- SUPPLIED MATERIAL:

►

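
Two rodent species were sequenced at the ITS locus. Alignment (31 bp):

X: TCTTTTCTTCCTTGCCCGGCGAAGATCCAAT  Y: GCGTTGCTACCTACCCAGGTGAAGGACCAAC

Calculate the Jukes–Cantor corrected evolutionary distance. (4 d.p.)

The sequences differ at 11 of 31 sites, so p = 11/31 ≈ 0.354839.
d = −(3/4) ln(1 − 4p/3) = −0.75 ln(1 − 0.473119) = −0.75 ln(0.526881)
  = −0.75 × (-0.640781) = 0.480586 substitutions/site.

0.4806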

◄

- EXERCISE GOAL: Nothing in the data may be left out; copy every line exactly.

- REPLY:
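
Two rodent species were sequenced at the ITS locus. Alignment (31 bp):

X: TCTTTTCTTCCTTGCCCGGCGAAGATCCAAT  Y: GCGTTGCTACCTACCCAGGTGAAGGACCAAC

Calculate the Jukes–Cantor corrected evolutionary distance. (4 d.p.)

The sequences differ at 11 of 31 sites, so p = 11/31 ≈ 0.354839.
d = −(3/4) ln(1 − 4p/3) = −0.75 ln(1 − 0.473119) = −0.75 ln(0.526881)
  = −0.75 × (-0.640781) = 0.480586 substitutions/site.

0.4806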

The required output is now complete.